Lines from the beginning of the data below through the one containing "T(s) = (2s - 8) / (s + 9)" are to be printed exactly as they appear.

PROVIDED DATA: Begin

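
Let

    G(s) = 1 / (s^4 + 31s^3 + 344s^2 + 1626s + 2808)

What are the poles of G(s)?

s = -9, -12, -5 ± j

The poles are the roots of the denominator s^4 + 31s^3 + 344s^2 + 1626s + 2808 = 0.
Trying s = -9: the polynomial evaluates to 0, so (s + 9) is a factor.
Dividing out leaves s^3 + 22s^2 + 146s + 312 = 0.
This factors further as (s + 12)(s^2 + 10s + 26) = 0.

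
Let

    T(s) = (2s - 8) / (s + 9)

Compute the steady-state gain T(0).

T(0) = -8/9 ≈ -0.8889

Set s = 0: T(0) = (-8) / (9) = -8/9.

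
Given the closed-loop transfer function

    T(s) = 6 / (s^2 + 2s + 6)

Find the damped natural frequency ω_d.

Comparing s^2 + 2s + 6 to s^2 + 2ζωₙs + ωₙ²: ωₙ = √6 ≈ 2.449 rad/s and ζ = 2/(2·√6) ≈ 0.4082.
ζωₙ = 2/2 = 1, so ω_d = ωₙ√(1−ζ²) = √(ωₙ² − (ζωₙ)²) = √(6 − 1²) = √5 ≈ 2.236 rad/s.

ω_d ≈ 2.236 rad/s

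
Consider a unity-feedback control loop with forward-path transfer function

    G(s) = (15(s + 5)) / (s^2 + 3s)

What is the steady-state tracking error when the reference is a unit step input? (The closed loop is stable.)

e_ss = 0

G(s) has one pole at the origin.
This is a Type 1 system; for a step input the steady-state error is zero.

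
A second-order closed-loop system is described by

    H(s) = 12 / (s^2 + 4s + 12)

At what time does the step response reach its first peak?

t_p ≈ 1.111 s

Comparing s^2 + 4s + 12 to s^2 + 2ζωₙs + ωₙ²: ωₙ = √12 ≈ 3.464 rad/s and ζ = 4/(2·√12) ≈ 0.5774.
ζωₙ = 4/2 = 2, so ω_d = ωₙ√(1−ζ²) = √(ωₙ² − (ζωₙ)²) = √(12 − 2²) = √8 ≈ 2.828 rad/s.
t_p = π/ω_d = π/2.828 ≈ 1.111 s.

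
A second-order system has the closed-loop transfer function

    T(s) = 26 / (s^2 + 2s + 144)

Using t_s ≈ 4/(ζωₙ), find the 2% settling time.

Comparing s^2 + 2s + 144 to s^2 + 2ζωₙs + ωₙ²: ωₙ = 12 rad/s and ζ = 2/(2·12) ≈ 0.08333.
ζωₙ = 2/2 = 1, so t_s ≈ 4/(ζωₙ) = 4/1 = 4 s.

t_s ≈ 4 s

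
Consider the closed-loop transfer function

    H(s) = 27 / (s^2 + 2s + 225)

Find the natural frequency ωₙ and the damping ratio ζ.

Compare the denominator to the standard form s^2 + 2ζωₙs + ωₙ².
ωₙ² = 225, so ωₙ = 15 rad/s.
2ζωₙ = 2, so ζ = 2/(2·15) ≈ 0.06667.
With ζ = 0.06667 the response is underdamped.

ωₙ = 15 rad/s, ζ ≈ 0.06667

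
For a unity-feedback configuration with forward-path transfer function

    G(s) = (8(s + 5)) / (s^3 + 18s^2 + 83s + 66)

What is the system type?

The denominator has no factor of s at the origin — no free integrator — so this is a Type 0 system.

Type 0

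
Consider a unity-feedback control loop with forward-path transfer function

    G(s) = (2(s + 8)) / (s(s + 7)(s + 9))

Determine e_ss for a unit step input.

G(s) has one pole at the origin.
This is a Type 1 system; for a step input the steady-state error is zero.

e_ss = 0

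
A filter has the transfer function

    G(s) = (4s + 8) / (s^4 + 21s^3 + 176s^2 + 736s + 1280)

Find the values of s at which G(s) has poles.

The poles are the roots of the denominator s^4 + 21s^3 + 176s^2 + 736s + 1280 = 0.
Trying s = -8: the polynomial evaluates to 0, so (s + 8) is a factor.
Dividing out leaves s^3 + 13s^2 + 72s + 160 = 0.
This factors further as (s^2 + 8s + 32)(s + 5) = 0.

s = -4 + 4j, -4 - 4j, -8, -5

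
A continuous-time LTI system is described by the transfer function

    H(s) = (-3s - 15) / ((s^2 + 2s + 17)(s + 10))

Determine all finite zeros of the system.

s = -5

Set the numerator to zero: -3s - 15 = 0, i.e. -3·(s + 5) = 0.
So s = -5.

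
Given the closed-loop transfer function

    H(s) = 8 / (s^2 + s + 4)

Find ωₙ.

ωₙ = 2 rad/s

Compare the denominator to the standard form s^2 + 2ζωₙs + ωₙ².
ωₙ² = 4, so ωₙ = 2 rad/s.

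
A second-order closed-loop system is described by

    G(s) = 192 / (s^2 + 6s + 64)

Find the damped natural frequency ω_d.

Comparing s^2 + 6s + 64 to s^2 + 2ζωₙs + ωₙ²: ωₙ = 8 rad/s and ζ = 6/(2·8) = 0.375.
ζωₙ = 6/2 = 3, so ω_d = ωₙ√(1−ζ²) = √(ωₙ² − (ζωₙ)²) = √(64 − 3²) = √55 ≈ 7.416 rad/s.

ω_d ≈ 7.416 rad/s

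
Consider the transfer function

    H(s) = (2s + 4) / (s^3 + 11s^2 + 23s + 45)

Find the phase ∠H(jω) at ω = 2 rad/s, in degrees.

At s = j2: numerator = 4 + j4, denominator = 1 + j38.
∠H = ∠num − ∠den = 45° − (88.493°) = -43.49°.

∠H(j2) ≈ -43.49°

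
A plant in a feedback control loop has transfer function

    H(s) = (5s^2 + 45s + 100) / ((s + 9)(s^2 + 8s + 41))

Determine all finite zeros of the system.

Set the numerator to zero: 5s^2 + 45s + 100 = 0, i.e. 5·(s^2 + 9s + 20) = 0.
Factoring: (s + 5)(s + 4) = 0.

s = -5, -4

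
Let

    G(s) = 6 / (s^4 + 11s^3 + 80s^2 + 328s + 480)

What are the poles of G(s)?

The poles are the roots of the denominator s^4 + 11s^3 + 80s^2 + 328s + 480 = 0.
Trying s = -4: the polynomial evaluates to 0, so (s + 4) is a factor.
Dividing out leaves s^3 + 7s^2 + 52s + 120 = 0.
This factors further as (s^2 + 4s + 40)(s + 3) = 0.

s = -2 ± 6j, -4, -3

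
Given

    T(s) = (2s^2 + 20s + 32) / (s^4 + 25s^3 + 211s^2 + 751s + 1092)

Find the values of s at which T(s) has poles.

s = -3 ± 2j, -7, -12

The poles are the roots of the denominator s^4 + 25s^3 + 211s^2 + 751s + 1092 = 0.
Trying s = -7: the polynomial evaluates to 0, so (s + 7) is a factor.
Dividing out leaves s^3 + 18s^2 + 85s + 156 = 0.
This factors further as (s^2 + 6s + 13)(s + 12) = 0.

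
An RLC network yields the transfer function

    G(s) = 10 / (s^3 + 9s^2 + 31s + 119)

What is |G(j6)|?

Substitute s = j6: numerator = 10, denominator = -205 - j30.
|G(j6)| = |10| / |-205 - j30| = 10 / 207.18 ≈ 0.04827.

|G(j6)| ≈ 0.04827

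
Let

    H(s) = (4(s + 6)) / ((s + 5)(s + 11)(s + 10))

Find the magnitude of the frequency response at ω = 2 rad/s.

|H(j2)| ≈ 0.04120

Substitute s = j2: numerator = 24 + j8, denominator = 446 + j422.
|H(j2)| = |24 + j8| / |446 + j422| = 25.298 / 614.00 ≈ 0.04120.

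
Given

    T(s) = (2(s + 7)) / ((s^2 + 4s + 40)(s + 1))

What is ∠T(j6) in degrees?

∠T(j6) ≈ -120.5°

At s = j6: numerator = 14 + j12, denominator = -140 + j48.
∠T = ∠num − ∠den = 40.601° − (161.08°) = -120.5°.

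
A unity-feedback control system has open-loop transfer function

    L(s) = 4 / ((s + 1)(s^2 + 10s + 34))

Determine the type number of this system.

Type 0

The denominator has no factor of s at the origin — no free integrator — so this is a Type 0 system.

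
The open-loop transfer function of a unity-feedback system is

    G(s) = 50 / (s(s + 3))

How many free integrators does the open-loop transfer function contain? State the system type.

Type 1

The denominator has 1 factor of s at the origin (free integrator), so this is a Type 1 system.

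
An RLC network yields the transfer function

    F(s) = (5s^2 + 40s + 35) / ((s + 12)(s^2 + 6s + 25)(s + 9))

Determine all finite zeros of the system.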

PROVIDED DATA: End

[TASK ANSWER]:
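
Let

    G(s) = 1 / (s^4 + 31s^3 + 344s^2 + 1626s + 2808)

What are the poles of G(s)?

s = -9, -12, -5 ± j

The poles are the roots of the denominator s^4 + 31s^3 + 344s^2 + 1626s + 2808 = 0.
Trying s = -9: the polynomial evaluates to 0, so (s + 9) is a factor.
Dividing out leaves s^3 + 22s^2 + 146s + 312 = 0.
This factors further as (s + 12)(s^2 + 10s + 26) = 0.

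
Let

    T(s) = (2s - 8) / (s + 9)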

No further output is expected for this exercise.